#### Supplied material ####

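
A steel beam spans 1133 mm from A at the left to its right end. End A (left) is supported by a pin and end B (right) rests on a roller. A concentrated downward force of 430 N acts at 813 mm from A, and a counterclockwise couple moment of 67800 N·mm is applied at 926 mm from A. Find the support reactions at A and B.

A_x = 0, A_y = 181.3 N, B_y = 248.7 N

ΣM about A: B_y·1133 − 430·813 + 67800 = 0 → B_y = 281790/1133 = 248.711 ≈ 248.7 N.
ΣF_y = 0: A_y + 248.711 − 430 = 0 → A_y = 181.3 N.
ΣF_x = 0: no horizontal applied forces, so A_x = 0.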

####

§ Work request: Output every entry exactly as given.

§ Written response:
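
A steel beam spans 1133 mm from A at the left to its right end. End A (left) is supported by a pin and end B (right) rests on a roller. A concentrated downward force of 430 N acts at 813 mm from A, and a counterclockwise couple moment of 67800 N·mm is applied at 926 mm from A. Find the support reactions at A and B.

A_x = 0, A_y = 181.3 N, B_y = 248.7 N

ΣM about A: B_y·1133 − 430·813 + 67800 = 0 → B_y = 281790/1133 = 248.711 ≈ 248.7 N.
ΣF_y = 0: A_y + 248.711 − 430 = 0 → A_y = 181.3 N.
ΣF_x = 0: no horizontal applied forces, so A_x = 0.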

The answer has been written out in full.